BEGIN
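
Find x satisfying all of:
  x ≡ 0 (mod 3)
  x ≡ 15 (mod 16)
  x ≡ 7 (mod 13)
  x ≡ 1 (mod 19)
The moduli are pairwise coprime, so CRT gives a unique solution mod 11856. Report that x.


Product of moduli M = 3 · 16 · 13 · 19 = 11856.
Merge one congruence at a time:
  Start: x ≡ 0 (mod 3).
  Combine with x ≡ 15 (mod 16); new modulus lcm = 48.
    Write x = 0 + 3·t and substitute into x ≡ 15 (mod 16): 3·t ≡ 15 − 0 = 15 (mod 16).
    The inverse of 3 mod 16 is 11 (since 3·11 = 33 = 2·16 + 1), so t ≡ 11·15 = 165 ≡ 5 (mod 16).
    Then x = 0 + 3·5 = 15, valid modulo lcm(3, 16) = 48: x ≡ 15 (mod 48).
  Combine with x ≡ 7 (mod 13); new modulus lcm = 624.
    Write x = 15 + 48·t and substitute into x ≡ 7 (mod 13): 48·t ≡ 7 − 15 = -8 (mod 13).
    Reduce coefficients mod 13: 9·t ≡ 5 (mod 13).
    The inverse of 9 mod 13 is 3 (since 9·3 = 27 = 2·13 + 1), so t ≡ 3·5 = 15 ≡ 2 (mod 13).
    Then x = 15 + 48·2 = 111, valid modulo lcm(48, 13) = 624: x ≡ 111 (mod 624).
  Combine with x ≡ 1 (mod 19); new modulus lcm = 11856.
    Write x = 111 + 624·t and substitute into x ≡ 1 (mod 19): 624·t ≡ 1 − 111 = -110 (mod 19).
    Reduce coefficients mod 19: 16·t ≡ 4 (mod 19).
    The inverse of 16 mod 19 is 6 (since 16·6 = 96 = 5·19 + 1), so t ≡ 6·4 = 24 ≡ 5 (mod 19).
    Then x = 111 + 624·5 = 3231, valid modulo lcm(624, 19) = 11856: x ≡ 3231 (mod 11856).
Verify against each original: 3231 mod 3 = 0, 3231 mod 16 = 15, 3231 mod 13 = 7, 3231 mod 19 = 1.

x ≡ 3231 (mod 11856).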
END
» **Problem description**
Print out the whole of the material above exactly as it stands.

» **Response for this exercise**
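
Find x satisfying all of:
  x ≡ 0 (mod 3)
  x ≡ 15 (mod 16)
  x ≡ 7 (mod 13)
  x ≡ 1 (mod 19)
The moduli are pairwise coprime, so CRT gives a unique solution mod 11856. Report that x.


Product of moduli M = 3 · 16 · 13 · 19 = 11856.
Merge one congruence at a time:
  Start: x ≡ 0 (mod 3).
  Combine with x ≡ 15 (mod 16); new modulus lcm = 48.
    Write x = 0 + 3·t and substitute into x ≡ 15 (mod 16): 3·t ≡ 15 − 0 = 15 (mod 16).
    The inverse of 3 mod 16 is 11 (since 3·11 = 33 = 2·16 + 1), so t ≡ 11·15 = 165 ≡ 5 (mod 16).
    Then x = 0 + 3·5 = 15, valid modulo lcm(3, 16) = 48: x ≡ 15 (mod 48).
  Combine with x ≡ 7 (mod 13); new modulus lcm = 624.
    Write x = 15 + 48·t and substitute into x ≡ 7 (mod 13): 48·t ≡ 7 − 15 = -8 (mod 13).
    Reduce coefficients mod 13: 9·t ≡ 5 (mod 13).
    The inverse of 9 mod 13 is 3 (since 9·3 = 27 = 2·13 + 1), so t ≡ 3·5 = 15 ≡ 2 (mod 13).
    Then x = 15 + 48·2 = 111, valid modulo lcm(48, 13) = 624: x ≡ 111 (mod 624).
  Combine with x ≡ 1 (mod 19); new modulus lcm = 11856.
    Write x = 111 + 624·t and substitute into x ≡ 1 (mod 19): 624·t ≡ 1 − 111 = -110 (mod 19).
    Reduce coefficients mod 19: 16·t ≡ 4 (mod 19).
    The inverse of 16 mod 19 is 6 (since 16·6 = 96 = 5·19 + 1), so t ≡ 6·4 = 24 ≡ 5 (mod 19).
    Then x = 111 + 624·5 = 3231, valid modulo lcm(624, 19) = 11856: x ≡ 3231 (mod 11856).
Verify against each original: 3231 mod 3 = 0, 3231 mod 16 = 15, 3231 mod 13 = 7, 3231 mod 19 = 1.

x ≡ 3231 (mod 11856).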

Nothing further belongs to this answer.